The data follows. Retype every entry exactly.

● ● ● ● ●

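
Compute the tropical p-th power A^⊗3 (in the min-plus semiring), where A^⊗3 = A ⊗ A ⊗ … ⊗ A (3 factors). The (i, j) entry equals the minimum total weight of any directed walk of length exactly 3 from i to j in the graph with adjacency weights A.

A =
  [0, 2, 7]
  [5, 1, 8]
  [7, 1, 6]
A^⊗3 =
  [0, 2, 7]
  [5, 3, 10]
  [6, 3, 10]

Each entry (A^⊗3)_ij equals the minimum over all length-3 walks i = v_0 → v_1 → … → v_3 = j of Σ_t A[v_t][v_{t+1}]. For example, for (i, j) = (0, 2) we minimise over 9 possible intermediate vertex sequences; the minimum is 7, attained along the walk 0 → 0 → 0 → 2.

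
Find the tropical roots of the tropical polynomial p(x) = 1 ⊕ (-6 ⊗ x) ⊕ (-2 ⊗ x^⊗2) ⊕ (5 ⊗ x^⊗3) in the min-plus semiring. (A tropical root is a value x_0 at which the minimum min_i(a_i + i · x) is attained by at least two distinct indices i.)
Roots: {-7, -4, 7}

Each tropical root is a break point of the lower envelope of the lines y = a_i + i · x (there are 4 lines, with slopes 0, 1, ..., 3). Only the lines that attain the minimum somewhere contribute to roots; other lines are dominated. Here the surviving (envelope) indices are i = 3, i = 2, i = 1, i = 0.
Intersections between consecutive envelope lines give the roots: for adjacent envelope indices i < j the intersection is x = (a_i − a_j) / (j − i). Reading off the sorted break points: {-7, -4, 7}.
Verification: at each break x_0, at least two indices attain the minimum of min_i(a_i + i · x_0).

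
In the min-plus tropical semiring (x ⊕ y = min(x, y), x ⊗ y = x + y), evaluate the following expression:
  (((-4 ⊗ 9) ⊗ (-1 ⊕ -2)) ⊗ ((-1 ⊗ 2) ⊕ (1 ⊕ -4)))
(((-4 ⊗ 9) ⊗ (-1 ⊕ -2)) ⊗ ((-1 ⊗ 2) ⊕ (1 ⊕ -4))) = -1

Expand innermost to outermost. Recall ⊕ takes the minimum of its arguments and ⊗ takes their sum. Working out the expression (((-4 ⊗ 9) ⊗ (-1 ⊕ -2)) ⊗ ((-1 ⊗ 2) ⊕ (1 ⊕ -4))) gives -1.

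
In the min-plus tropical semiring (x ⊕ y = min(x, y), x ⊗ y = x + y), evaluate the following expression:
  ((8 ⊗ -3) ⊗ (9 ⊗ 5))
((8 ⊗ -3) ⊗ (9 ⊗ 5)) = 19

Expand innermost to outermost. Recall ⊕ takes the minimum of its arguments and ⊗ takes their sum. Working out the expression ((8 ⊗ -3) ⊗ (9 ⊗ 5)) gives 19.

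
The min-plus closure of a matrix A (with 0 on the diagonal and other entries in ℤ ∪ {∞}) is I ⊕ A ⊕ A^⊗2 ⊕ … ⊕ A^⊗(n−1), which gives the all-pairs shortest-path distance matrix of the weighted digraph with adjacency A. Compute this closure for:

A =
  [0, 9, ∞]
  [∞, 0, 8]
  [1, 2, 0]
Closure =
  [0, 9, 17]
  [9, 0, 8]
  [1, 2, 0]

This is the Floyd-Warshall all-pairs shortest-path computation. For each intermediate vertex k = 0, 1, …, 2, update dist[i][j] ← min(dist[i][j], dist[i][k] + dist[k][j]). The final matrix gives, for each (i, j), the minimum total weight of any directed path from i to j (possibly empty when i = j).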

● ● ● ● ●

§ **Exercise solution**:
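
Compute the tropical p-th power A^⊗3 (in the min-plus semiring), where A^⊗3 = A ⊗ A ⊗ … ⊗ A (3 factors). The (i, j) entry equals the minimum total weight of any directed walk of length exactly 3 from i to j in the graph with adjacency weights A.

A =
  [0, 2, 7]
  [5, 1, 8]
  [7, 1, 6]
A^⊗3 =
  [0, 2, 7]
  [5, 3, 10]
  [6, 3, 10]

Each entry (A^⊗3)_ij equals the minimum over all length-3 walks i = v_0 → v_1 → … → v_3 = j of Σ_t A[v_t][v_{t+1}]. For example, for (i, j) = (0, 2) we minimise over 9 possible intermediate vertex sequences; the minimum is 7, attained along the walk 0 → 0 → 0 → 2.

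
Find the tropical roots of the tropical polynomial p(x) = 1 ⊕ (-6 ⊗ x) ⊕ (-2 ⊗ x^⊗2) ⊕ (5 ⊗ x^⊗3) in the min-plus semiring. (A tropical root is a value x_0 at which the minimum min_i(a_i + i · x) is attained by at least two distinct indices i.)
Roots: {-7, -4, 7}

Each tropical root is a break point of the lower envelope of the lines y = a_i + i · x (there are 4 lines, with slopes 0, 1, ..., 3). Only the lines that attain the minimum somewhere contribute to roots; other lines are dominated. Here the surviving (envelope) indices are i = 3, i = 2, i = 1, i = 0.
Intersections between consecutive envelope lines give the roots: for adjacent envelope indices i < j the intersection is x = (a_i − a_j) / (j − i). Reading off the sorted break points: {-7, -4, 7}.
Verification: at each break x_0, at least two indices attain the minimum of min_i(a_i + i · x_0).

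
In the min-plus tropical semiring (x ⊕ y = min(x, y), x ⊗ y = x + y), evaluate the following expression:
  (((-4 ⊗ 9) ⊗ (-1 ⊕ -2)) ⊗ ((-1 ⊗ 2) ⊕ (1 ⊕ -4)))
(((-4 ⊗ 9) ⊗ (-1 ⊕ -2)) ⊗ ((-1 ⊗ 2) ⊕ (1 ⊕ -4))) = -1

Expand innermost to outermost. Recall ⊕ takes the minimum of its arguments and ⊗ takes their sum. Working out the expression (((-4 ⊗ 9) ⊗ (-1 ⊕ -2)) ⊗ ((-1 ⊗ 2) ⊕ (1 ⊕ -4))) gives -1.

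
In the min-plus tropical semiring (x ⊕ y = min(x, y), x ⊗ y = x + y), evaluate the following expression:
  ((8 ⊗ -3) ⊗ (9 ⊗ 5))
((8 ⊗ -3) ⊗ (9 ⊗ 5)) = 19

Expand innermost to outermost. Recall ⊕ takes the minimum of its arguments and ⊗ takes their sum. Working out the expression ((8 ⊗ -3) ⊗ (9 ⊗ 5)) gives 19.

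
The min-plus closure of a matrix A (with 0 on the diagonal and other entries in ℤ ∪ {∞}) is I ⊕ A ⊕ A^⊗2 ⊕ … ⊕ A^⊗(n−1), which gives the all-pairs shortest-path distance matrix of the weighted digraph with adjacency A. Compute this closure for:

A =
  [0, 9, ∞]
  [∞, 0, 8]
  [1, 2, 0]
Closure =
  [0, 9, 17]
  [9, 0, 8]
  [1, 2, 0]

This is the Floyd-Warshall all-pairs shortest-path computation. For each intermediate vertex k = 0, 1, …, 2, update dist[i][j] ← min(dist[i][j], dist[i][k] + dist[k][j]). The final matrix gives, for each (i, j), the minimum total weight of any directed path from i to j (possibly empty when i = j).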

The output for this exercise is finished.